[Stored data]

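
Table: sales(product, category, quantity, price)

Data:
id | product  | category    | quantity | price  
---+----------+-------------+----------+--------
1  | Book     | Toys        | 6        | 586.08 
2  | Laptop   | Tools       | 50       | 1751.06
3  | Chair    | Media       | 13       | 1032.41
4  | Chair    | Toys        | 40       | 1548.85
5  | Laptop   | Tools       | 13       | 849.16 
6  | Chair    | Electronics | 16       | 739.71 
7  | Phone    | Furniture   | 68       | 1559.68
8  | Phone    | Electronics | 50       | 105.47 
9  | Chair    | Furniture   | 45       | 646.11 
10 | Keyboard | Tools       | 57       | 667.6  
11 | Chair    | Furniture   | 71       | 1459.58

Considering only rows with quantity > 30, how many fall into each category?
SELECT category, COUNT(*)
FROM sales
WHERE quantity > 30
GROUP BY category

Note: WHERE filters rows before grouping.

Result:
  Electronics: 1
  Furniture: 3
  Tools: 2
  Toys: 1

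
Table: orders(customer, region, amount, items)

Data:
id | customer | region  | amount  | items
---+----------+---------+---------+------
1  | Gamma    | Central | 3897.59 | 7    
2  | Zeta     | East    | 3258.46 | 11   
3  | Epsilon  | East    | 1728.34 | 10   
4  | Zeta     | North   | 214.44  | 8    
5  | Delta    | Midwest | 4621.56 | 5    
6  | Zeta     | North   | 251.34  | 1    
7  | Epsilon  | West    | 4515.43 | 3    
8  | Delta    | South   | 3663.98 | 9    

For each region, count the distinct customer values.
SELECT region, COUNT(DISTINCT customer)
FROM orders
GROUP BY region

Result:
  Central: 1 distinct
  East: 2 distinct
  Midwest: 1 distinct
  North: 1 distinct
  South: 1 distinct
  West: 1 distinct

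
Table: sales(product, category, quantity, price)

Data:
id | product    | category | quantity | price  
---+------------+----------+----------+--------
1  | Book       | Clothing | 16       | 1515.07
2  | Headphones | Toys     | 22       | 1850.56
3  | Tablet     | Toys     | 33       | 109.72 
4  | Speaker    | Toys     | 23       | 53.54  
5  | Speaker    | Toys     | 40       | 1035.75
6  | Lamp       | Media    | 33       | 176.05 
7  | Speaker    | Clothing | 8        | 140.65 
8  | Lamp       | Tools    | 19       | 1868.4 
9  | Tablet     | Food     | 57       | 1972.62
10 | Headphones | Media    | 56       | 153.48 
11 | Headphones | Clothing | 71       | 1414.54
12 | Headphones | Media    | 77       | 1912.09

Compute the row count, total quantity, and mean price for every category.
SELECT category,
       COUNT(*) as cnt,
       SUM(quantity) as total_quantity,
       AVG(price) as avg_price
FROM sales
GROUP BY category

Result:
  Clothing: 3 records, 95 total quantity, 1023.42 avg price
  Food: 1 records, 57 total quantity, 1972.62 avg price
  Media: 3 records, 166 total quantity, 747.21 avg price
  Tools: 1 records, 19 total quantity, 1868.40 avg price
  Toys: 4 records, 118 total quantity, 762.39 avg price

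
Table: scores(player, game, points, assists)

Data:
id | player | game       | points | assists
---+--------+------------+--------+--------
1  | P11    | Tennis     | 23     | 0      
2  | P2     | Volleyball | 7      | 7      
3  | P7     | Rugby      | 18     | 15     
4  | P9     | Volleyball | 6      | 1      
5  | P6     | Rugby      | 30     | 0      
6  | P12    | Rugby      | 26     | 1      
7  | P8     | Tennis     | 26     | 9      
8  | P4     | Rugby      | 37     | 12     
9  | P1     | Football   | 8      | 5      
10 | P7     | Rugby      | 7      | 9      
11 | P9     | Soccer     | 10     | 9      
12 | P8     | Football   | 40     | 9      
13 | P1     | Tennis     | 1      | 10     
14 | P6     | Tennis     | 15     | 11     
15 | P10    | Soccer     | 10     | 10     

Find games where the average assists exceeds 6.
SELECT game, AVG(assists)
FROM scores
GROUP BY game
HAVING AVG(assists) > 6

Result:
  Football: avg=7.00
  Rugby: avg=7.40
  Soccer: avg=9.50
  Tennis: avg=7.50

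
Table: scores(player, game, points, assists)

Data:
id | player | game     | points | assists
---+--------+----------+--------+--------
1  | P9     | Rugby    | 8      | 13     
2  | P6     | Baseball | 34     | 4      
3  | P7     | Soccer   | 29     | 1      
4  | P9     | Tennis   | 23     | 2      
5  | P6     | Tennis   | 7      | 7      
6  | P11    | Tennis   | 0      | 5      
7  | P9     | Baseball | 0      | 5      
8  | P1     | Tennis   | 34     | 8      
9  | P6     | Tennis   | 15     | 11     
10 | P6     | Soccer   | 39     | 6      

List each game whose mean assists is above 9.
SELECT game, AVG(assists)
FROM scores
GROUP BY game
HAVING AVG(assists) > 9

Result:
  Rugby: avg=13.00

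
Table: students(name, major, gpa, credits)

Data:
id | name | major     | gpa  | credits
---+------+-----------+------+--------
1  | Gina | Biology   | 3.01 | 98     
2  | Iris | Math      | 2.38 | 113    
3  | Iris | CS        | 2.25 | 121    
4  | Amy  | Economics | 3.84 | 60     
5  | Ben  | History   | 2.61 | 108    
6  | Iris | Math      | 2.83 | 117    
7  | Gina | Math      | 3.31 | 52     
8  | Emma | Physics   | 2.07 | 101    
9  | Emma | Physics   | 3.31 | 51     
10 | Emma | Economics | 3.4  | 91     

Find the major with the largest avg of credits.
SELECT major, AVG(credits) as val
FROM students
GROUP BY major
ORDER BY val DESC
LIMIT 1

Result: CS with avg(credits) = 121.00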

---

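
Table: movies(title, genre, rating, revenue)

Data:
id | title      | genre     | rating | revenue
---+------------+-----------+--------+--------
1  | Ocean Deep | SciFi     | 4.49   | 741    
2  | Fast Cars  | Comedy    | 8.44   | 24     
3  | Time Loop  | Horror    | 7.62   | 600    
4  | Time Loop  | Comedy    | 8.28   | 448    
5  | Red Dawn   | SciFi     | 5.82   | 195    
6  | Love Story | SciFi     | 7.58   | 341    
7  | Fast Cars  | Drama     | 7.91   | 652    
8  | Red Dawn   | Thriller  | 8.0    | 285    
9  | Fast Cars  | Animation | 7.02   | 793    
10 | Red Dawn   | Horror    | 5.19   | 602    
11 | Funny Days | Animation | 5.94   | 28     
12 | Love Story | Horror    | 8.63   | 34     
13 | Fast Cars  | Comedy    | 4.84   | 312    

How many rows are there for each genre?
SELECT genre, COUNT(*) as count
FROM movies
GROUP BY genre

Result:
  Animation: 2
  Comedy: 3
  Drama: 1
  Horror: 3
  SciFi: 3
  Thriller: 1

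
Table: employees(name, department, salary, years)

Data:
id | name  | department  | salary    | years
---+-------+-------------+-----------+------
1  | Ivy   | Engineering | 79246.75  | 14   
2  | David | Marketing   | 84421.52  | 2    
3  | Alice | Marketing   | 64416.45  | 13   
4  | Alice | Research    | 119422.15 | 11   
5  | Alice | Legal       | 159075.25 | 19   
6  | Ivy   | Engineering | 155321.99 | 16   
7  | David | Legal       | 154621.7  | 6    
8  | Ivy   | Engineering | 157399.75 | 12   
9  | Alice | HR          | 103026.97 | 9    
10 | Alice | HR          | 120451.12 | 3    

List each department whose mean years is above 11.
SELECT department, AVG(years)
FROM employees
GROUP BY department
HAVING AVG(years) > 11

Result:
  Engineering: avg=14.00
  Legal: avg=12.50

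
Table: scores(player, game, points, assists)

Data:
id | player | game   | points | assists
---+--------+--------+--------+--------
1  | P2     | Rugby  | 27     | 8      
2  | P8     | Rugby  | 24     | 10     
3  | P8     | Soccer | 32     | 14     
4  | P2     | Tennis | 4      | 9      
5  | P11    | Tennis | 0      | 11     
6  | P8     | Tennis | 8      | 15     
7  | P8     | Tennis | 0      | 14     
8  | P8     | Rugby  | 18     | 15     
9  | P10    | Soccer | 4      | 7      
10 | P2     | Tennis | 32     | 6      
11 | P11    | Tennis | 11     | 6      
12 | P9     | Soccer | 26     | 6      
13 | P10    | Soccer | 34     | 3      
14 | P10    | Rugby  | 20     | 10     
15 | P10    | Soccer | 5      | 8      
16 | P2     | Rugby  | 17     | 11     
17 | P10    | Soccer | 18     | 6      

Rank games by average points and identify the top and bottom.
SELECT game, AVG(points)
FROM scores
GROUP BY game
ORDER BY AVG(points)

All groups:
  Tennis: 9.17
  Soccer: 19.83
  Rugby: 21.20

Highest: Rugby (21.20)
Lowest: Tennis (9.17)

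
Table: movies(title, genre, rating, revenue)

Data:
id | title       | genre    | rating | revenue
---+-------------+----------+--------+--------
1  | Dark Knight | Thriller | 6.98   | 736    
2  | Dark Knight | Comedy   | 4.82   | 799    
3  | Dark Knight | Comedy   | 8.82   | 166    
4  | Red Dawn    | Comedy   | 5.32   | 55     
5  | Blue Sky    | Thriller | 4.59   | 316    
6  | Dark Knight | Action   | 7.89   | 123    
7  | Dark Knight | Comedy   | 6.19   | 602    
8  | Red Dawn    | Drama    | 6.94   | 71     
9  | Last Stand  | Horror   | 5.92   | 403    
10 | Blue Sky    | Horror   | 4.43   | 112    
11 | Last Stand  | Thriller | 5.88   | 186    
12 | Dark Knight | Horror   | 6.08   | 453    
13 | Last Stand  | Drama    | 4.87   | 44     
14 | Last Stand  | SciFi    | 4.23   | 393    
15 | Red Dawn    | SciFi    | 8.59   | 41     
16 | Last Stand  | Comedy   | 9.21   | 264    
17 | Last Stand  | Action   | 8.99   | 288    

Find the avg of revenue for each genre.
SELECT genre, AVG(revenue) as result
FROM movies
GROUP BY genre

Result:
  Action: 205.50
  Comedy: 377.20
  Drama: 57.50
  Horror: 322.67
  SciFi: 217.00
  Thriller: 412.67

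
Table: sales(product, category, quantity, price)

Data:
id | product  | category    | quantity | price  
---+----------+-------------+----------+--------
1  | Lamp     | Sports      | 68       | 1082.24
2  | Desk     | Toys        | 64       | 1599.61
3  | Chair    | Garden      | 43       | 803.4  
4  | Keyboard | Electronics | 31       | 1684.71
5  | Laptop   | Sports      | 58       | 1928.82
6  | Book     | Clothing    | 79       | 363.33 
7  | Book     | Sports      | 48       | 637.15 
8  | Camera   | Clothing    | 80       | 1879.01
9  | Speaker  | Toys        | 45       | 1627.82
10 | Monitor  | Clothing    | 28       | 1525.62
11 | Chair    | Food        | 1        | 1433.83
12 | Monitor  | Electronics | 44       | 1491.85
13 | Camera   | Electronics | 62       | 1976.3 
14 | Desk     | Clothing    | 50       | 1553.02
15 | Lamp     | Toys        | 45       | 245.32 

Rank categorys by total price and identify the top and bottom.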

- _About this exercise_: Task for the records above: copy every line in which the word "Lamp" occurs.

- _Answer area_:
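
6  | Lamp       | Media    | 33       | 176.05 
8  | Lamp       | Tools    | 19       | 1868.4 
1  | Lamp     | Sports      | 68       | 1082.24
15 | Lamp     | Toys        | 45       | 245.32 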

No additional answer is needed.